Only the lines from the one containing "Halcyon Logistics Co: Palisade" through the one containing "at least 50%." should be printed, exactly as they appear below, with both ends included.

(Stored items)
-.-.-

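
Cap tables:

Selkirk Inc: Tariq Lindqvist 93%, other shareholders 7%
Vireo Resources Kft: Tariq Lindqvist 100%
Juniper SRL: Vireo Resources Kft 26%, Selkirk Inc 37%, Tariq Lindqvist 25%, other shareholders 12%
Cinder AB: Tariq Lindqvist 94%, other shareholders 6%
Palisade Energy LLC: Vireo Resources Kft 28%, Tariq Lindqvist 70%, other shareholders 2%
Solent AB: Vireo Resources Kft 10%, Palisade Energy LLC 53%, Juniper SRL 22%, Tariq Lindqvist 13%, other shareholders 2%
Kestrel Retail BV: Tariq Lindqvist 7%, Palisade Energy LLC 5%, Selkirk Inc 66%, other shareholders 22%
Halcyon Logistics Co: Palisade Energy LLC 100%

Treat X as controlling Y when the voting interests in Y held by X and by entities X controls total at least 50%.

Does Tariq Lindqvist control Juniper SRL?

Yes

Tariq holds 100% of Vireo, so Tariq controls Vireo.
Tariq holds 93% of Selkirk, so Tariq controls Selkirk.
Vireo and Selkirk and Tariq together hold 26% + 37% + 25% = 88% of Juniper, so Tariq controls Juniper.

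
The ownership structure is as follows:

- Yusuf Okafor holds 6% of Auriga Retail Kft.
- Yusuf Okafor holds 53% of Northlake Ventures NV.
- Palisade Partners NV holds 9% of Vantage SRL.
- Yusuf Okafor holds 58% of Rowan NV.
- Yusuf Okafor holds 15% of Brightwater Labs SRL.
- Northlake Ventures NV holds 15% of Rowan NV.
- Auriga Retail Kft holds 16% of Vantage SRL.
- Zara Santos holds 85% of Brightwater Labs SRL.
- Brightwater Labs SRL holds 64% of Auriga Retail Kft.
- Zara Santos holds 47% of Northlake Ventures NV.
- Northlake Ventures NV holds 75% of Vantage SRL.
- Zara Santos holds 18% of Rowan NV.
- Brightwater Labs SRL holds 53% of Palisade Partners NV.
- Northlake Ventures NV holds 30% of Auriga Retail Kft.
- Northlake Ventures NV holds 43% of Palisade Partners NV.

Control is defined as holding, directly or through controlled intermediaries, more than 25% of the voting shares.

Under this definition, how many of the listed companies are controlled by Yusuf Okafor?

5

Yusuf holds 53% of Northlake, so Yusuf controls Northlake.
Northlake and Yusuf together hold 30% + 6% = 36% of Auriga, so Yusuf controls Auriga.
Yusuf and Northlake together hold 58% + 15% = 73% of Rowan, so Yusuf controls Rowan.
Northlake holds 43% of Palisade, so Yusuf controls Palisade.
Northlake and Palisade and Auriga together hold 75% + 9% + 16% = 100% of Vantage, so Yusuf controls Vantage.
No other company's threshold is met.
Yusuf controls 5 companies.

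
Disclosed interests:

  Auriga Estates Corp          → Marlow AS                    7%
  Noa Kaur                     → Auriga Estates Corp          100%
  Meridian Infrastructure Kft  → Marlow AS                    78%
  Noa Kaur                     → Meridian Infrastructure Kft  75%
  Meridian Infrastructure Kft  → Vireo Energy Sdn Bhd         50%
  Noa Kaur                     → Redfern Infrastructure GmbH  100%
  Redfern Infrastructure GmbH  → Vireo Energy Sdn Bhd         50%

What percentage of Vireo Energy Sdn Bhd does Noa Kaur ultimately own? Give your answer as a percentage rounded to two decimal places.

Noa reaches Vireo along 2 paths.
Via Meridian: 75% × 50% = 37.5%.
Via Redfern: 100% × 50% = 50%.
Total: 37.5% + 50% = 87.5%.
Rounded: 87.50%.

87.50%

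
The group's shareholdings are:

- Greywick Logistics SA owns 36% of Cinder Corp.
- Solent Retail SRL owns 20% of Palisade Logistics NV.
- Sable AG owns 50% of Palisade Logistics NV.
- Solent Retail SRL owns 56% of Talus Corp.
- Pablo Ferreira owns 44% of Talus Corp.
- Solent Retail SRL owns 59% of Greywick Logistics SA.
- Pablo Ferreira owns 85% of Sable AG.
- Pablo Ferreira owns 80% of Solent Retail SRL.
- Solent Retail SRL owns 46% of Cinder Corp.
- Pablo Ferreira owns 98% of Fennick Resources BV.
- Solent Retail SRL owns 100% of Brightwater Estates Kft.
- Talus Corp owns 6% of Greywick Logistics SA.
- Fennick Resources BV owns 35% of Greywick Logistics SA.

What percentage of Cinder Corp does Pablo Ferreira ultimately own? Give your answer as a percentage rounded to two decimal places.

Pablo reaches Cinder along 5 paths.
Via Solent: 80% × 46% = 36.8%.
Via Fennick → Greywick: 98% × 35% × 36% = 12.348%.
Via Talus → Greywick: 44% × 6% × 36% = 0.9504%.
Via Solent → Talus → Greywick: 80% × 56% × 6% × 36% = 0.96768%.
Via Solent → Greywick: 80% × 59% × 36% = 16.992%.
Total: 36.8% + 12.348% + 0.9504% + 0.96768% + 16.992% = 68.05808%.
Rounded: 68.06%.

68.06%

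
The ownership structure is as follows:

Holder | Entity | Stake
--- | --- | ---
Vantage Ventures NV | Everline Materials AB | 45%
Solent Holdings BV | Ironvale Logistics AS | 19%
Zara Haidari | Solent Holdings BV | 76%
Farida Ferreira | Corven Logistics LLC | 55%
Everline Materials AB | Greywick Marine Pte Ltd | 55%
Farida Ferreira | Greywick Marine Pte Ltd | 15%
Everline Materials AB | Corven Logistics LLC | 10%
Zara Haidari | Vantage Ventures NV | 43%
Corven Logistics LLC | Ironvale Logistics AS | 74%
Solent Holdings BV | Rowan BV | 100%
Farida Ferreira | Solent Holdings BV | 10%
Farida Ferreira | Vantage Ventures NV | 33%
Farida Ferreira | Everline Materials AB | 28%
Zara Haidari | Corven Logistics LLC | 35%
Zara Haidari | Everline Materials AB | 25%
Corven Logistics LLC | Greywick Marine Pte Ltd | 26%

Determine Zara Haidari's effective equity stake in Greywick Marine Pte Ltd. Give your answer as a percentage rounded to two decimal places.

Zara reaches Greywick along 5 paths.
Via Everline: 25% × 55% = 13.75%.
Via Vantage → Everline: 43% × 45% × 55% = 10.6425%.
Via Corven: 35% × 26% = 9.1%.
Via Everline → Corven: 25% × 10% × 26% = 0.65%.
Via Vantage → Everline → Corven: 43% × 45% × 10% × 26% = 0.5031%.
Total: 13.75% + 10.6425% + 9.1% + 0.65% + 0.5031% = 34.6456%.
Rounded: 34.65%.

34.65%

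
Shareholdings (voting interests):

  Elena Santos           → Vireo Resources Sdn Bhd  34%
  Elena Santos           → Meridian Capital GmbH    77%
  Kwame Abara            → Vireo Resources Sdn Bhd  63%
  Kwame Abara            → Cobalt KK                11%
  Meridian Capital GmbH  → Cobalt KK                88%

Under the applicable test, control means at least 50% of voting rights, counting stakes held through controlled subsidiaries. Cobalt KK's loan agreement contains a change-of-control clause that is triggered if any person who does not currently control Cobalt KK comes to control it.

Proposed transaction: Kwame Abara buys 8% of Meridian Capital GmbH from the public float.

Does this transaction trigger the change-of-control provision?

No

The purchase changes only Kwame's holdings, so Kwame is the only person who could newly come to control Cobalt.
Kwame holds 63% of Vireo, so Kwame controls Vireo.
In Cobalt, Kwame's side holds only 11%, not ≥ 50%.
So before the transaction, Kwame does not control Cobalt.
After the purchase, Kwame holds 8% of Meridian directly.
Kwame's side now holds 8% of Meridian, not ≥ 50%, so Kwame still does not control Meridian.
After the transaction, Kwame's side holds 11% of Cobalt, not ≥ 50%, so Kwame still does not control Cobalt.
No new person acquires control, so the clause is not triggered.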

-.-.-

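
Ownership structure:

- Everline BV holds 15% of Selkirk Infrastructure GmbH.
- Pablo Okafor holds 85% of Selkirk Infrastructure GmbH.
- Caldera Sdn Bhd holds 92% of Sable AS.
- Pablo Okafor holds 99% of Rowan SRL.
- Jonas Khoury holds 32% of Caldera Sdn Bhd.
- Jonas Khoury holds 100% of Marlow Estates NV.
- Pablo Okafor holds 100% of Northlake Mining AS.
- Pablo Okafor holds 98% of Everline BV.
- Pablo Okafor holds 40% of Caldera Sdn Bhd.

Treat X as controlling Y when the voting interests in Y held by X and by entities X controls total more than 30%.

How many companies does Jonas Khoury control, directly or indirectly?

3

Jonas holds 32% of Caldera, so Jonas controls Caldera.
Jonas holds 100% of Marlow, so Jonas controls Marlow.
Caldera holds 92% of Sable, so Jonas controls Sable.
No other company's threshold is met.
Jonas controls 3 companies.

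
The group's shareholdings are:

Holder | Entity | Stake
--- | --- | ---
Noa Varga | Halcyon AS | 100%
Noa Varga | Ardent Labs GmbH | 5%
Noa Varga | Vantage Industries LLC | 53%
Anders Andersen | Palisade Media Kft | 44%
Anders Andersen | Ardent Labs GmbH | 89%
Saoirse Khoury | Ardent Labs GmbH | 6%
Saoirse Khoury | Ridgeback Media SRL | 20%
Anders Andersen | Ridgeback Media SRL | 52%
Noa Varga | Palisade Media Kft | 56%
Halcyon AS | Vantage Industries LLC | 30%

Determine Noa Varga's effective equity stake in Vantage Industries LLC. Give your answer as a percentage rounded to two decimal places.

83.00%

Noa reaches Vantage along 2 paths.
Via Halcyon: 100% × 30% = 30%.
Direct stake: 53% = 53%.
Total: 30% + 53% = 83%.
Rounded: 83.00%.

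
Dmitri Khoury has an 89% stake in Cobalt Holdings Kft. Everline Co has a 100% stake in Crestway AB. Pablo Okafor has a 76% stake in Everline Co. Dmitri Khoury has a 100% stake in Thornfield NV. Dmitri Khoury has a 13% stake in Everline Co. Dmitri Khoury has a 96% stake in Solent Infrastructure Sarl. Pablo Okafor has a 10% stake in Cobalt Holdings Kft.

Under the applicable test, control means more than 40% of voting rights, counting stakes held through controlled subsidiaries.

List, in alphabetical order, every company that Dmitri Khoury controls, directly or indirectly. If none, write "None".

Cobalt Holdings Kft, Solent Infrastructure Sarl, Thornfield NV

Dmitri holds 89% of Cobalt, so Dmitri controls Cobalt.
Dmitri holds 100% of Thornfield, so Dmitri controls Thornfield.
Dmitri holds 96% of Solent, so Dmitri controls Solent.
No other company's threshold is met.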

-.-.-

**Written reply:**
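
Halcyon Logistics Co: Palisade Energy LLC 100%

Treat X as controlling Y when the voting interests in Y held by X and by entities X controls total at least 50%.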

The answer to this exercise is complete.